** Opening Supplied information block **

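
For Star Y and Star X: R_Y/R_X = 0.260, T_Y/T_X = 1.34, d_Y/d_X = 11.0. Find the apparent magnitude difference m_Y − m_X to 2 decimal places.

L_Y/L_X = (0.260)²(1.34)⁴ = 0.2180.
F_Y/F_X = (L_Y/L_X)/(d_Y/d_X)² = 0.2180/121.0 = 0.001801.
m_Y − m_X = −2.5 log₁₀(0.001801) = 6.86.

6.86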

** Closing Supplied information block **

Required work ▸ The response should be an exact copy of all the records above.

Task solution ▸
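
For Star Y and Star X: R_Y/R_X = 0.260, T_Y/T_X = 1.34, d_Y/d_X = 11.0. Find the apparent magnitude difference m_Y − m_X to 2 decimal places.

L_Y/L_X = (0.260)²(1.34)⁴ = 0.2180.
F_Y/F_X = (L_Y/L_X)/(d_Y/d_X)² = 0.2180/121.0 = 0.001801.
m_Y − m_X = −2.5 log₁₀(0.001801) = 6.86.

6.86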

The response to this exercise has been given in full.